What to produce ▸
In the answer, every entry must appear exactly as given.

Records to process ▸
______

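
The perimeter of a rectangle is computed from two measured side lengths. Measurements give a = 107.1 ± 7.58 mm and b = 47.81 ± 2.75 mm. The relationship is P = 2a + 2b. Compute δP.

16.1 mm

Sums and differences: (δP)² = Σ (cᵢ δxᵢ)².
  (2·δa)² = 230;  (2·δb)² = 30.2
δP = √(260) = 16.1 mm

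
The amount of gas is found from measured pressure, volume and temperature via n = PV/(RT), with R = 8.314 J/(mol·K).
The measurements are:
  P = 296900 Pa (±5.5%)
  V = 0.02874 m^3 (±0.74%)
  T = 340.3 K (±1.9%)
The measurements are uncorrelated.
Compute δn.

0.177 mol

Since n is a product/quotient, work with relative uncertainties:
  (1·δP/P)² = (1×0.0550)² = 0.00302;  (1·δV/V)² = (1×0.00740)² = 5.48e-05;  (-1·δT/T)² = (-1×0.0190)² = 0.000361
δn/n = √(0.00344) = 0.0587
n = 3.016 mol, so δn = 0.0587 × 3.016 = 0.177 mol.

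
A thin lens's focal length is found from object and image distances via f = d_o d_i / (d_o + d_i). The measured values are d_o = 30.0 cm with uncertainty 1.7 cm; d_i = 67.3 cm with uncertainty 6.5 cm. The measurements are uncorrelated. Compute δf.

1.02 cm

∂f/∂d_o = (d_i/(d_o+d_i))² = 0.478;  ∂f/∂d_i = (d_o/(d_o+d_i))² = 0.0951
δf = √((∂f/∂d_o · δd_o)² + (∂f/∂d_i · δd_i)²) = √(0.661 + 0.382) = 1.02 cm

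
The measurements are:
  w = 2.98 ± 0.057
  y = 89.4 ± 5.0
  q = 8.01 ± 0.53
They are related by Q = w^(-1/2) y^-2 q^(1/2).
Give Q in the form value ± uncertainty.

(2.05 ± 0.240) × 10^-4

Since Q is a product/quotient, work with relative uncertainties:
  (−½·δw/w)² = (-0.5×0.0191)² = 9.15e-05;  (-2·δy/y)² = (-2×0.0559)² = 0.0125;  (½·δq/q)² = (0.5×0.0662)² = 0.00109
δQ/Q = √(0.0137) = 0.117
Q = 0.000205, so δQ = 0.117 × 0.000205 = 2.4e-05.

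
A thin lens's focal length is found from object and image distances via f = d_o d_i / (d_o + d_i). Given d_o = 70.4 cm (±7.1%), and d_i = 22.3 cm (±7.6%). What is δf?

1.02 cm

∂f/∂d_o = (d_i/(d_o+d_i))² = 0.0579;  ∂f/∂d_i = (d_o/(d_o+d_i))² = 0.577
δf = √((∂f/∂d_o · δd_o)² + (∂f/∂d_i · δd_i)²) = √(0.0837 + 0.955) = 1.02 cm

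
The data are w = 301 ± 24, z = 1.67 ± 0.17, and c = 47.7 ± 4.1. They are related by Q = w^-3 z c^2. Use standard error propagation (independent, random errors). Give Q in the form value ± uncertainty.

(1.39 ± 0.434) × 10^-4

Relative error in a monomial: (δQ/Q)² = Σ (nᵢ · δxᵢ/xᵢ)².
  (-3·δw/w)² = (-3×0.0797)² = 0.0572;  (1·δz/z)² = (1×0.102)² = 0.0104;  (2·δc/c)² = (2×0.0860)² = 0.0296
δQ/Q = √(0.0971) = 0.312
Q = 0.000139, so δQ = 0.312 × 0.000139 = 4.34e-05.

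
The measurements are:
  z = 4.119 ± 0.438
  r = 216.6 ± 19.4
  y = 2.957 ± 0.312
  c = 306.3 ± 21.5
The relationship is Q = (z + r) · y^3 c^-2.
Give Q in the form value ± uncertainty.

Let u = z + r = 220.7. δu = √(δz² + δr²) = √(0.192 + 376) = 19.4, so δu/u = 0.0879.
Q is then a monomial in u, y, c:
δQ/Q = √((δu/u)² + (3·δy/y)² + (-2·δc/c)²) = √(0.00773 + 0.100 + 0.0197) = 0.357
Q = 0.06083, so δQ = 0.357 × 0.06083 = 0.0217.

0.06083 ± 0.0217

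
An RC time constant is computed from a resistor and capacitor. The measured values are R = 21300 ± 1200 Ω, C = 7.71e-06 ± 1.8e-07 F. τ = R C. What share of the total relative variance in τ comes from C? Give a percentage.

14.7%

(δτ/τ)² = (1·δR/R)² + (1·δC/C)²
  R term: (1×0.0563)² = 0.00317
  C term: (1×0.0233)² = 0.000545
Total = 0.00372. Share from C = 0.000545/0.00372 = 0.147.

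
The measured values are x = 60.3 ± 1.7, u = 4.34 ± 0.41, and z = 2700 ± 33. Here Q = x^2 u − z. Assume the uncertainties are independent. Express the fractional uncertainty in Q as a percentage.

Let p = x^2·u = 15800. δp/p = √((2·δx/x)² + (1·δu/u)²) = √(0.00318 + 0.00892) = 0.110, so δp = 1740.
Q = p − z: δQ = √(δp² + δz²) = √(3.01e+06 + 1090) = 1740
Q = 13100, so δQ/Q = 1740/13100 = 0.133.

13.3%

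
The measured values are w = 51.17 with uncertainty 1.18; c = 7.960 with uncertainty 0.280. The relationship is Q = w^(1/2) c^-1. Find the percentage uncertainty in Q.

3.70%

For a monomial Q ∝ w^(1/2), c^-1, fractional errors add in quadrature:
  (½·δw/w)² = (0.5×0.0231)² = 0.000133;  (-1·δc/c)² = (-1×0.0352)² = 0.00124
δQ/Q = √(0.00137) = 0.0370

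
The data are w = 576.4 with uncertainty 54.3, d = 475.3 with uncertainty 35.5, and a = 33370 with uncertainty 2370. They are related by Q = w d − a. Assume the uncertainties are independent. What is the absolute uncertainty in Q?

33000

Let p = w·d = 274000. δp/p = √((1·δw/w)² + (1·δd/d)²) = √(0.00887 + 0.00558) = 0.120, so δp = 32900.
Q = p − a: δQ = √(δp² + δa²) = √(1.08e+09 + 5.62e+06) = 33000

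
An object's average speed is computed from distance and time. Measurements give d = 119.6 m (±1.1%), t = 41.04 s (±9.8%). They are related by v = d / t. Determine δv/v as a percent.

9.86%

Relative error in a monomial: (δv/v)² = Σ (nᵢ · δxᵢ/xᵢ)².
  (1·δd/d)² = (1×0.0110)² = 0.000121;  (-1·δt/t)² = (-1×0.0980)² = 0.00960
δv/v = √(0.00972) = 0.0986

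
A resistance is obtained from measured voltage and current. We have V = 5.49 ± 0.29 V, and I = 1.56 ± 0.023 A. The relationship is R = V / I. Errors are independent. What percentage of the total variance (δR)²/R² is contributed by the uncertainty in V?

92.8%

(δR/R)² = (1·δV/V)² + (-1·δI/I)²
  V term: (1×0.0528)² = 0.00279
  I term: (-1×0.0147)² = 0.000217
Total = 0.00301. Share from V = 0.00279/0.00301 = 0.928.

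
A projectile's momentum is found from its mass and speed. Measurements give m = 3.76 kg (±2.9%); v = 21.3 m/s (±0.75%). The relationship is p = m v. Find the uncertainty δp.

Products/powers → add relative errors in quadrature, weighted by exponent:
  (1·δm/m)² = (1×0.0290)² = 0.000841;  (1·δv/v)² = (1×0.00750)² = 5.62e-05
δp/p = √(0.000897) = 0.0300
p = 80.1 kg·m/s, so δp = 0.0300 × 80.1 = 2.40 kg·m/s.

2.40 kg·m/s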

______

Solution below ▸
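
The perimeter of a rectangle is computed from two measured side lengths. Measurements give a = 107.1 ± 7.58 mm and b = 47.81 ± 2.75 mm. The relationship is P = 2a + 2b. Compute δP.

16.1 mm

Sums and differences: (δP)² = Σ (cᵢ δxᵢ)².
  (2·δa)² = 230;  (2·δb)² = 30.2
δP = √(260) = 16.1 mm

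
The amount of gas is found from measured pressure, volume and temperature via n = PV/(RT), with R = 8.314 J/(mol·K).
The measurements are:
  P = 296900 Pa (±5.5%)
  V = 0.02874 m^3 (±0.74%)
  T = 340.3 K (±1.9%)
The measurements are uncorrelated.
Compute δn.

0.177 mol

Since n is a product/quotient, work with relative uncertainties:
  (1·δP/P)² = (1×0.0550)² = 0.00302;  (1·δV/V)² = (1×0.00740)² = 5.48e-05;  (-1·δT/T)² = (-1×0.0190)² = 0.000361
δn/n = √(0.00344) = 0.0587
n = 3.016 mol, so δn = 0.0587 × 3.016 = 0.177 mol.

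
A thin lens's focal length is found from object and image distances via f = d_o d_i / (d_o + d_i). The measured values are d_o = 30.0 cm with uncertainty 1.7 cm; d_i = 67.3 cm with uncertainty 6.5 cm. The measurements are uncorrelated. Compute δf.

1.02 cm

∂f/∂d_o = (d_i/(d_o+d_i))² = 0.478;  ∂f/∂d_i = (d_o/(d_o+d_i))² = 0.0951
δf = √((∂f/∂d_o · δd_o)² + (∂f/∂d_i · δd_i)²) = √(0.661 + 0.382) = 1.02 cm

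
The measurements are:
  w = 2.98 ± 0.057
  y = 89.4 ± 5.0
  q = 8.01 ± 0.53
They are related by Q = w^(-1/2) y^-2 q^(1/2).
Give Q in the form value ± uncertainty.

(2.05 ± 0.240) × 10^-4

Since Q is a product/quotient, work with relative uncertainties:
  (−½·δw/w)² = (-0.5×0.0191)² = 9.15e-05;  (-2·δy/y)² = (-2×0.0559)² = 0.0125;  (½·δq/q)² = (0.5×0.0662)² = 0.00109
δQ/Q = √(0.0137) = 0.117
Q = 0.000205, so δQ = 0.117 × 0.000205 = 2.4e-05.

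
A thin lens's focal length is found from object and image distances via f = d_o d_i / (d_o + d_i). Given d_o = 70.4 cm (±7.1%), and d_i = 22.3 cm (±7.6%). What is δf?

1.02 cm

∂f/∂d_o = (d_i/(d_o+d_i))² = 0.0579;  ∂f/∂d_i = (d_o/(d_o+d_i))² = 0.577
δf = √((∂f/∂d_o · δd_o)² + (∂f/∂d_i · δd_i)²) = √(0.0837 + 0.955) = 1.02 cm

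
The data are w = 301 ± 24, z = 1.67 ± 0.17, and c = 47.7 ± 4.1. They are related by Q = w^-3 z c^2. Use standard error propagation (independent, random errors). Give Q in the form value ± uncertainty.

(1.39 ± 0.434) × 10^-4

Relative error in a monomial: (δQ/Q)² = Σ (nᵢ · δxᵢ/xᵢ)².
  (-3·δw/w)² = (-3×0.0797)² = 0.0572;  (1·δz/z)² = (1×0.102)² = 0.0104;  (2·δc/c)² = (2×0.0860)² = 0.0296
δQ/Q = √(0.0971) = 0.312
Q = 0.000139, so δQ = 0.312 × 0.000139 = 4.34e-05.

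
The measurements are:
  z = 4.119 ± 0.438
  r = 216.6 ± 19.4
  y = 2.957 ± 0.312
  c = 306.3 ± 21.5
The relationship is Q = (z + r) · y^3 c^-2.
Give Q in the form value ± uncertainty.

Let u = z + r = 220.7. δu = √(δz² + δr²) = √(0.192 + 376) = 19.4, so δu/u = 0.0879.
Q is then a monomial in u, y, c:
δQ/Q = √((δu/u)² + (3·δy/y)² + (-2·δc/c)²) = √(0.00773 + 0.100 + 0.0197) = 0.357
Q = 0.06083, so δQ = 0.357 × 0.06083 = 0.0217.

0.06083 ± 0.0217

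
An RC time constant is computed from a resistor and capacitor. The measured values are R = 21300 ± 1200 Ω, C = 7.71e-06 ± 1.8e-07 F. τ = R C. What share of the total relative variance in τ comes from C? Give a percentage.

14.7%

(δτ/τ)² = (1·δR/R)² + (1·δC/C)²
  R term: (1×0.0563)² = 0.00317
  C term: (1×0.0233)² = 0.000545
Total = 0.00372. Share from C = 0.000545/0.00372 = 0.147.

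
The measured values are x = 60.3 ± 1.7, u = 4.34 ± 0.41, and z = 2700 ± 33. Here Q = x^2 u − z. Assume the uncertainties are independent. Express the fractional uncertainty in Q as a percentage.

Let p = x^2·u = 15800. δp/p = √((2·δx/x)² + (1·δu/u)²) = √(0.00318 + 0.00892) = 0.110, so δp = 1740.
Q = p − z: δQ = √(δp² + δz²) = √(3.01e+06 + 1090) = 1740
Q = 13100, so δQ/Q = 1740/13100 = 0.133.

13.3%

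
The measured values are w = 51.17 with uncertainty 1.18; c = 7.960 with uncertainty 0.280. The relationship is Q = w^(1/2) c^-1. Find the percentage uncertainty in Q.

3.70%

For a monomial Q ∝ w^(1/2), c^-1, fractional errors add in quadrature:
  (½·δw/w)² = (0.5×0.0231)² = 0.000133;  (-1·δc/c)² = (-1×0.0352)² = 0.00124
δQ/Q = √(0.00137) = 0.0370

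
The data are w = 576.4 with uncertainty 54.3, d = 475.3 with uncertainty 35.5, and a = 33370 with uncertainty 2370. They are related by Q = w d − a. Assume the uncertainties are independent. What is the absolute uncertainty in Q?

33000

Let p = w·d = 274000. δp/p = √((1·δw/w)² + (1·δd/d)²) = √(0.00887 + 0.00558) = 0.120, so δp = 32900.
Q = p − a: δQ = √(δp² + δa²) = √(1.08e+09 + 5.62e+06) = 33000

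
An object's average speed is computed from distance and time. Measurements give d = 119.6 m (±1.1%), t = 41.04 s (±9.8%). They are related by v = d / t. Determine δv/v as a percent.

9.86%

Relative error in a monomial: (δv/v)² = Σ (nᵢ · δxᵢ/xᵢ)².
  (1·δd/d)² = (1×0.0110)² = 0.000121;  (-1·δt/t)² = (-1×0.0980)² = 0.00960
δv/v = √(0.00972) = 0.0986

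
A resistance is obtained from measured voltage and current. We have V = 5.49 ± 0.29 V, and I = 1.56 ± 0.023 A. The relationship is R = V / I. Errors are independent. What percentage of the total variance (δR)²/R² is contributed by the uncertainty in V?

92.8%

(δR/R)² = (1·δV/V)² + (-1·δI/I)²
  V term: (1×0.0528)² = 0.00279
  I term: (-1×0.0147)² = 0.000217
Total = 0.00301. Share from V = 0.00279/0.00301 = 0.928.

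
A projectile's momentum is found from its mass and speed. Measurements give m = 3.76 kg (±2.9%); v = 21.3 m/s (±0.75%). The relationship is p = m v. Find the uncertainty δp.

Products/powers → add relative errors in quadrature, weighted by exponent:
  (1·δm/m)² = (1×0.0290)² = 0.000841;  (1·δv/v)² = (1×0.00750)² = 5.62e-05
δp/p = √(0.000897) = 0.0300
p = 80.1 kg·m/s, so δp = 0.0300 × 80.1 = 2.40 kg·m/s.

2.40 kg·m/s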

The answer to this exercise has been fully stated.